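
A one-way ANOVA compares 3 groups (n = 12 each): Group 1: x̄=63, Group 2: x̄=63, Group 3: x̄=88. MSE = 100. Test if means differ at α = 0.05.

Grand mean = 71.33. SS_between = 5000.0, MS_between = 2500.0. F = 25.0, F_crit ≈ 3.285. Reject H₀.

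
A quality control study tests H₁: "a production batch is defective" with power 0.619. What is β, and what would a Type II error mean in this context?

β = 1 - power = 1 - 0.619 = 0.381. A Type II error is failing to reject H₀ when H₀ is false (false negative) — here, failing to conclude that a production batch is defective when in fact it is true. Consequence: shipping a defective batch — faulty products reach customers.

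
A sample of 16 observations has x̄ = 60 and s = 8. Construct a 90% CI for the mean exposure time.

CI = x̄ ± t*(s/√n) = 60 ± 1.753(8/√16) = (56.49, 63.51)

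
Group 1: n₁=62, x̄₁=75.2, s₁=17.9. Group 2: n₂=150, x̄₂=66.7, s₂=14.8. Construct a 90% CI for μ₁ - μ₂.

Difference = 8.5. SE = √(17.9²/62 + 14.8²/150) = 2.575. CI = (4.26, 12.74)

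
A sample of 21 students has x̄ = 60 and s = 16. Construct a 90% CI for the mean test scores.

CI = x̄ ± t*(s/√n) = 60 ± 1.725(16/√21) = (53.98, 66.02)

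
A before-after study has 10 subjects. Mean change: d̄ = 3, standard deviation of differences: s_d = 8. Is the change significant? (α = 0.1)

t = d̄/(s_d/√n) = 3/(8/√10) = 1.186. df = 9, critical t = ±1.833. Fail to reject H₀.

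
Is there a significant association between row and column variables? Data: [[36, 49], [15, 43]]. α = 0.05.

χ² = 4.086. df = 1, critical = 3.841. Reject H₀. Variables are dependent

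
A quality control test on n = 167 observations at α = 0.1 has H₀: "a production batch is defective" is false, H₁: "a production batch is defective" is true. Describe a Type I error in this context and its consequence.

Type I error: rejecting H₀ when it is true — concluding that a production batch is defective when in fact it is not. Consequence: scrapping a good batch — wasted material and cost for no reason.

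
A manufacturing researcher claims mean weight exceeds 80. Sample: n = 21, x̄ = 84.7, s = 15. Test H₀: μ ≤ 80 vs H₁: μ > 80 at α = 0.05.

t = (84.7 - 80)/(15/√21) = 1.436, df = 20. Critical t = 1.725. Fail to reject H₀.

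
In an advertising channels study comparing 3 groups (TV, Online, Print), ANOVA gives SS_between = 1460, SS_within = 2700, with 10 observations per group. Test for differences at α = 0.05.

df_between = 2, df_within = 27. F = MS_between/MS_within = 730.0/100.0 = 7.3. F_crit ≈ 3.354. Reject H₀. At least one mean differs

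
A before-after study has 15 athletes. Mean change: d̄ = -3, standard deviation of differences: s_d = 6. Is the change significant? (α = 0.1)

t = d̄/(s_d/√n) = -3/(6/√15) = -1.936. df = 14, critical t = ±1.761. Reject H₀.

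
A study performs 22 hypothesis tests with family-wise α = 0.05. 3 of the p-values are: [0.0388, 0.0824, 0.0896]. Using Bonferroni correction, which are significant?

Bonferroni α = 0.05/22 = 0.00227. None of the given p-values are significant.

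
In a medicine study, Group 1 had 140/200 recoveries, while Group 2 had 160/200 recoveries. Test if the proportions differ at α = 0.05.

p̂₁ = 0.7, p̂₂ = 0.8, pooled p̂ = 0.75. z = -2.309. Critical: ±1.96. Reject H₀.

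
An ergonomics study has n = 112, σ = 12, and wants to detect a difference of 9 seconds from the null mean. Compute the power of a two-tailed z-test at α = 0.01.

SE = σ/√n = 12/√112 = 1.134. Non-centrality λ = d/SE = 9/1.134 = 7.937. Power ≈ Φ(λ - z_{α/2}) = Φ(7.937 - 2.576) = Φ(5.361) = 1.0.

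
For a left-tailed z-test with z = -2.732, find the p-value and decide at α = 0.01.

p = P(Z < -2.732) = Φ(-2.732) ≈ 0.0031. Since p < 0.01, reject H₀ (significant) at α = 0.01.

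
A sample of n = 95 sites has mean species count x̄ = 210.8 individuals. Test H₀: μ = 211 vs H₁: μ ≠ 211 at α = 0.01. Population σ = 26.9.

z = (x̄ - μ₀)/(σ/√n) = (210.8 - 211)/(26.9/√95) = -0.072. Critical value: ±2.576. Since |-0.072| ≤ 2.576, Fail to reject H₀.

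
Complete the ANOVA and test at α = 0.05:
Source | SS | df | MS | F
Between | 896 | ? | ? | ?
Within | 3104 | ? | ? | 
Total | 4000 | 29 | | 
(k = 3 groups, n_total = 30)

df_between = 2, df_within = 27. MS_between = 448.0, MS_within = 114.96. F = 3.897, F_crit ≈ 3.354. Reject H₀.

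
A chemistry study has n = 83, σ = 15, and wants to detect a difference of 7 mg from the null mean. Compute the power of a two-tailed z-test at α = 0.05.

SE = σ/√n = 15/√83 = 1.646. Non-centrality λ = d/SE = 7/1.646 = 4.252. Power ≈ Φ(λ - z_{α/2}) = Φ(4.252 - 1.96) = Φ(2.292) = 0.989.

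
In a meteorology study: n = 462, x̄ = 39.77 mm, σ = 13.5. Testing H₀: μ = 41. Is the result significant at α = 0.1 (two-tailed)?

z = (39.77 - 41)/(13.5/√462) = -1.958. Since |z| > 1.645, significant at α = 0.1.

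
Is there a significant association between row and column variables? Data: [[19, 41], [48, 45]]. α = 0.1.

χ² = 5.895. df = 1, critical = 2.706. Reject H₀. Variables are dependent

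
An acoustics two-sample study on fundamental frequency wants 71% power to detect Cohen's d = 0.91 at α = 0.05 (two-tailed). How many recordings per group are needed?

z_{α/2} = 1.96, z_β = Φ⁻¹(0.71) = 0.553. For large effect (d = 0.91): n per group = 2(z_{α/2} + z_β)²/d² = 2(1.96 + 0.553)²/0.91² = 15.3 → 16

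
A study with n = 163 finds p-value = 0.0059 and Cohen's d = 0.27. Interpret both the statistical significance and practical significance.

Statistically significant (p = 0.0059 < 0.05). Cohen's d = 0.27 indicates a small effect size. Both statistical and practical significance should be considered.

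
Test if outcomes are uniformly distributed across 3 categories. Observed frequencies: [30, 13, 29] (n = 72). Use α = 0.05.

Expected = 24 each. χ² = Σ(O-E)²/E = 7.583. df = 2, critical value = 5.991. Reject H₀.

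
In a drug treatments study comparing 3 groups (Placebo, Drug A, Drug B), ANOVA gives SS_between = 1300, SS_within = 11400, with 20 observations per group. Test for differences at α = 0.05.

df_between = 2, df_within = 57. F = MS_between/MS_within = 650.0/200.0 = 3.25. F_crit ≈ 3.159. Reject H₀. At least one mean differs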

TASK OBJECTIVE: Retype the data exactly as it reads.

ANSWER BOX:
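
A one-way ANOVA compares 3 groups (n = 12 each): Group 1: x̄=63, Group 2: x̄=63, Group 3: x̄=88. MSE = 100. Test if means differ at α = 0.05.

Grand mean = 71.33. SS_between = 5000.0, MS_between = 2500.0. F = 25.0, F_crit ≈ 3.285. Reject H₀.

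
A quality control study tests H₁: "a production batch is defective" with power 0.619. What is β, and what would a Type II error mean in this context?

β = 1 - power = 1 - 0.619 = 0.381. A Type II error is failing to reject H₀ when H₀ is false (false negative) — here, failing to conclude that a production batch is defective when in fact it is true. Consequence: shipping a defective batch — faulty products reach customers.

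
A sample of 16 observations has x̄ = 60 and s = 8. Construct a 90% CI for the mean exposure time.

CI = x̄ ± t*(s/√n) = 60 ± 1.753(8/√16) = (56.49, 63.51)

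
Group 1: n₁=62, x̄₁=75.2, s₁=17.9. Group 2: n₂=150, x̄₂=66.7, s₂=14.8. Construct a 90% CI for μ₁ - μ₂.

Difference = 8.5. SE = √(17.9²/62 + 14.8²/150) = 2.575. CI = (4.26, 12.74)

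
A sample of 21 students has x̄ = 60 and s = 16. Construct a 90% CI for the mean test scores.

CI = x̄ ± t*(s/√n) = 60 ± 1.725(16/√21) = (53.98, 66.02)

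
A before-after study has 10 subjects. Mean change: d̄ = 3, standard deviation of differences: s_d = 8. Is the change significant? (α = 0.1)

t = d̄/(s_d/√n) = 3/(8/√10) = 1.186. df = 9, critical t = ±1.833. Fail to reject H₀.

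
Is there a significant association between row and column variables? Data: [[36, 49], [15, 43]]. α = 0.05.

χ² = 4.086. df = 1, critical = 3.841. Reject H₀. Variables are dependent

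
A quality control test on n = 167 observations at α = 0.1 has H₀: "a production batch is defective" is false, H₁: "a production batch is defective" is true. Describe a Type I error in this context and its consequence.

Type I error: rejecting H₀ when it is true — concluding that a production batch is defective when in fact it is not. Consequence: scrapping a good batch — wasted material and cost for no reason.

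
A manufacturing researcher claims mean weight exceeds 80. Sample: n = 21, x̄ = 84.7, s = 15. Test H₀: μ ≤ 80 vs H₁: μ > 80 at α = 0.05.

t = (84.7 - 80)/(15/√21) = 1.436, df = 20. Critical t = 1.725. Fail to reject H₀.

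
In an advertising channels study comparing 3 groups (TV, Online, Print), ANOVA gives SS_between = 1460, SS_within = 2700, with 10 observations per group. Test for differences at α = 0.05.

df_between = 2, df_within = 27. F = MS_between/MS_within = 730.0/100.0 = 7.3. F_crit ≈ 3.354. Reject H₀. At least one mean differs

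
A before-after study has 15 athletes. Mean change: d̄ = -3, standard deviation of differences: s_d = 6. Is the change significant? (α = 0.1)

t = d̄/(s_d/√n) = -3/(6/√15) = -1.936. df = 14, critical t = ±1.761. Reject H₀.

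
A study performs 22 hypothesis tests with family-wise α = 0.05. 3 of the p-values are: [0.0388, 0.0824, 0.0896]. Using Bonferroni correction, which are significant?

Bonferroni α = 0.05/22 = 0.00227. None of the given p-values are significant.

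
In a medicine study, Group 1 had 140/200 recoveries, while Group 2 had 160/200 recoveries. Test if the proportions differ at α = 0.05.

p̂₁ = 0.7, p̂₂ = 0.8, pooled p̂ = 0.75. z = -2.309. Critical: ±1.96. Reject H₀.

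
An ergonomics study has n = 112, σ = 12, and wants to detect a difference of 9 seconds from the null mean. Compute the power of a two-tailed z-test at α = 0.01.

SE = σ/√n = 12/√112 = 1.134. Non-centrality λ = d/SE = 9/1.134 = 7.937. Power ≈ Φ(λ - z_{α/2}) = Φ(7.937 - 2.576) = Φ(5.361) = 1.0.

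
For a left-tailed z-test with z = -2.732, find the p-value and decide at α = 0.01.

p = P(Z < -2.732) = Φ(-2.732) ≈ 0.0031. Since p < 0.01, reject H₀ (significant) at α = 0.01.

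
A sample of n = 95 sites has mean species count x̄ = 210.8 individuals. Test H₀: μ = 211 vs H₁: μ ≠ 211 at α = 0.01. Population σ = 26.9.

z = (x̄ - μ₀)/(σ/√n) = (210.8 - 211)/(26.9/√95) = -0.072. Critical value: ±2.576. Since |-0.072| ≤ 2.576, Fail to reject H₀.

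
Complete the ANOVA and test at α = 0.05:
Source | SS | df | MS | F
Between | 896 | ? | ? | ?
Within | 3104 | ? | ? | 
Total | 4000 | 29 | | 
(k = 3 groups, n_total = 30)

df_between = 2, df_within = 27. MS_between = 448.0, MS_within = 114.96. F = 3.897, F_crit ≈ 3.354. Reject H₀.

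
A chemistry study has n = 83, σ = 15, and wants to detect a difference of 7 mg from the null mean. Compute the power of a two-tailed z-test at α = 0.05.

SE = σ/√n = 15/√83 = 1.646. Non-centrality λ = d/SE = 7/1.646 = 4.252. Power ≈ Φ(λ - z_{α/2}) = Φ(4.252 - 1.96) = Φ(2.292) = 0.989.

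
In a meteorology study: n = 462, x̄ = 39.77 mm, σ = 13.5. Testing H₀: μ = 41. Is the result significant at α = 0.1 (two-tailed)?

z = (39.77 - 41)/(13.5/√462) = -1.958. Since |z| > 1.645, significant at α = 0.1.

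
Is there a significant association between row and column variables? Data: [[19, 41], [48, 45]]. α = 0.1.

χ² = 5.895. df = 1, critical = 2.706. Reject H₀. Variables are dependent

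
An acoustics two-sample study on fundamental frequency wants 71% power to detect Cohen's d = 0.91 at α = 0.05 (two-tailed). How many recordings per group are needed?

z_{α/2} = 1.96, z_β = Φ⁻¹(0.71) = 0.553. For large effect (d = 0.91): n per group = 2(z_{α/2} + z_β)²/d² = 2(1.96 + 0.553)²/0.91² = 15.3 → 16

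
A study with n = 163 finds p-value = 0.0059 and Cohen's d = 0.27. Interpret both the statistical significance and practical significance.

Statistically significant (p = 0.0059 < 0.05). Cohen's d = 0.27 indicates a small effect size. Both statistical and practical significance should be considered.

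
Test if outcomes are uniformly distributed across 3 categories. Observed frequencies: [30, 13, 29] (n = 72). Use α = 0.05.

Expected = 24 each. χ² = Σ(O-E)²/E = 7.583. df = 2, critical value = 5.991. Reject H₀.

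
In a drug treatments study comparing 3 groups (Placebo, Drug A, Drug B), ANOVA gives SS_between = 1300, SS_within = 11400, with 20 observations per group. Test for differences at α = 0.05.

df_between = 2, df_within = 57. F = MS_between/MS_within = 650.0/200.0 = 3.25. F_crit ≈ 3.159. Reject H₀. At least one mean differs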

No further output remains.